* THE PROBLEM
Copy each line of the data below with the word "Answer".

======== DATA FOR THE TASK ========

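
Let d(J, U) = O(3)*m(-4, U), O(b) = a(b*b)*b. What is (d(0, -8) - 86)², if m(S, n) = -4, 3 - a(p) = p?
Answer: 196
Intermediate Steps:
a(p) = 3 - p
O(b) = b*(3 - b²) (O(b) = (3 - b*b)*b = (3 - b²)*b = b*(3 - b²))
d(J, U) = 72 (d(J, U) = (3*(3 - 1*3²))*(-4) = (3*(3 - 1*9))*(-4) = (3*(3 - 9))*(-4) = (3*(-6))*(-4) = -18*(-4) = 72)
(d(0, -8) - 86)² = (72 - 86)² = (-14)² = 196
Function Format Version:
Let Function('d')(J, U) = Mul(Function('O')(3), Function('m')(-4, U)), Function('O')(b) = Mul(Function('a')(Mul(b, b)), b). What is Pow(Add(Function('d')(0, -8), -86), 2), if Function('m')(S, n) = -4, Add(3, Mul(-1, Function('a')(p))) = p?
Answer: 196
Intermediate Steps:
Function('a')(p) = Add(3, Mul(-1, p))
Function('O')(b) = Mul(b, Add(3, Mul(-1, Pow(b, 2)))) (Function('O')(b) = Mul(Add(3, Mul(-1, Mul(b, b))), b) = Mul(Add(3, Mul(-1, Pow(b, 2))), b) = Mul(b, Add(3, Mul(-1, Pow(b, 2)))))
Function('d')(J, U) = 72 (Function('d')(J, U) = Mul(Mul(3, Add(3, Mul(-1, Pow(3, 2)))), -4) = Mul(Mul(3, Add(3, Mul(-1, 9))), -4) = Mul(Mul(3, Add(3, -9)), -4) = Mul(Mul(3, -6), -4) = Mul(-18, -4) = 72)
Pow(Add(Function('d')(0, -8), -86), 2) = Pow(Add(72, -86), 2) = Pow(-14, 2) = 196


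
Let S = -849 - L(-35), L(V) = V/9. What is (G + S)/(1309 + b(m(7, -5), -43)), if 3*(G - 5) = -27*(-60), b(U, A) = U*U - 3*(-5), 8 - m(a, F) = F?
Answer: -2701/13437 ≈ -0.20101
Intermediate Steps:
m(a, F) = 8 - F
L(V) = V/9 (L(V) = V*(1/9) = V/9)
b(U, A) = 15 + U**2 (b(U, A) = U**2 + 15 = 15 + U**2)
G = 545 (G = 5 + (-27*(-60))/3 = 5 + (1/3)*1620 = 5 + 540 = 545)
S = -7606/9 (S = -849 - (-35)/9 = -849 - 1*(-35/9) = -849 + 35/9 = -7606/9 ≈ -845.11)
(G + S)/(1309 + b(m(7, -5), -43)) = (545 - 7606/9)/(1309 + (15 + (8 - 1*(-5))**2)) = -2701/(9*(1309 + (15 + (8 + 5)**2))) = -2701/(9*(1309 + (15 + 13**2))) = -2701/(9*(1309 + (15 + 169))) = -2701/(9*(1309 + 184)) = -2701/9/1493 = -2701/9*1/1493 = -2701/13437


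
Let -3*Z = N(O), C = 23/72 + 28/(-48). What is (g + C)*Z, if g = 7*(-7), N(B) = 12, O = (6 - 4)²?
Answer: 3547/18 ≈ 197.06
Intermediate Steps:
C = -19/72 (C = 23*(1/72) + 28*(-1/48) = 23/72 - 7/12 = -19/72 ≈ -0.26389)
O = 4 (O = 2² = 4)
Z = -4 (Z = -⅓*12 = -4)
g = -49
(g + C)*Z = (-49 - 19/72)*(-4) = -3547/72*(-4) = 3547/18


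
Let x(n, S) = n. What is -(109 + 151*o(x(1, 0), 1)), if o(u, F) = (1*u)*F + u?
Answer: -411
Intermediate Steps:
o(u, F) = u + F*u (o(u, F) = u*F + u = F*u + u = u + F*u)
-(109 + 151*o(x(1, 0), 1)) = -(109 + 151*(1*(1 + 1))) = -(109 + 151*(1*2)) = -(109 + 151*2) = -(109 + 302) = -1*411 = -411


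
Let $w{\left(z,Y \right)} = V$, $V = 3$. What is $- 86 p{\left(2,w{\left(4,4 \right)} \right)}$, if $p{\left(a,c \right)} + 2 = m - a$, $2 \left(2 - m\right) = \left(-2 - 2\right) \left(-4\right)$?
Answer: $860$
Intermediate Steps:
$w{\left(z,Y \right)} = 3$
$m = -6$ ($m = 2 - \frac{\left(-2 - 2\right) \left(-4\right)}{2} = 2 - \frac{\left(-4\right) \left(-4\right)}{2} = 2 - 8 = -6$)
$p{\left(a,c \right)} = -8 - a$ ($p{\left(a,c \right)} = -2 - \left(6 + a\right) = -8 - a$)
$- 86 p{\left(2,w{\left(4,4 \right)} \right)} = - 86 \left(-8 - 2\right) = \left(-86\right) \left(-10\right) = 860$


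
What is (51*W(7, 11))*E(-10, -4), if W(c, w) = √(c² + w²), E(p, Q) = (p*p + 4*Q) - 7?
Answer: 3927*√170 ≈ 51202.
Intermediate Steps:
E(p, Q) = -7 + p² + 4*Q (E(p, Q) = (p² + 4*Q) - 7 = -7 + p² + 4*Q)
(51*W(7, 11))*E(-10, -4) = (51*√(7² + 11²))*(-7 + (-10)² + 4*(-4)) = (51*√(49 + 121))*(-7 + 100 - 16) = (51*√170)*77 = 3927*√170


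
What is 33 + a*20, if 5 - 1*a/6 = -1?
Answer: 753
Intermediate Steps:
a = 36 (a = 30 - 6*(-1) = 30 + 6 = 36)
33 + a*20 = 33 + 36*20 = 33 + 720 = 753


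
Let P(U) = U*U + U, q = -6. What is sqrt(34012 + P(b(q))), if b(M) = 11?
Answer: 4*sqrt(2134) ≈ 184.78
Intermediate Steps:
P(U) = U + U**2 (P(U) = U**2 + U = U + U**2)
sqrt(34012 + P(b(q))) = sqrt(34012 + 11*(1 + 11)) = sqrt(34012 + 11*12) = sqrt(34012 + 132) = sqrt(34144) = 4*sqrt(2134)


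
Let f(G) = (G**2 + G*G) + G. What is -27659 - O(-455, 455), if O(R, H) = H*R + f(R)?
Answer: -234229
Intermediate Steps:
f(G) = G + 2*G**2 (f(G) = (G**2 + G**2) + G = 2*G**2 + G = G + 2*G**2)
O(R, H) = H*R + R*(1 + 2*R)
-27659 - O(-455, 455) = -27659 - (-455)*(1 + 455 + 2*(-455)) = -27659 - (-455)*(1 + 455 - 910) = -27659 - (-455)*(-454) = -27659 - 1*206570 = -27659 - 206570 = -234229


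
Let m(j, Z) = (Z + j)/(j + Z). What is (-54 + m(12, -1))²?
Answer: 2809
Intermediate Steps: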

========

* REPLY TO THE TASK
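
Answer: 196
Answer: 196
Answer: -2701/13437 ≈ -0.20101
Answer: 3547/18 ≈ 197.06
Answer: -411
Answer: $860$
Answer: 3927*√170 ≈ 51202.
Answer: 753
Answer: 4*sqrt(2134) ≈ 184.78
Answer: -234229
Answer: 2809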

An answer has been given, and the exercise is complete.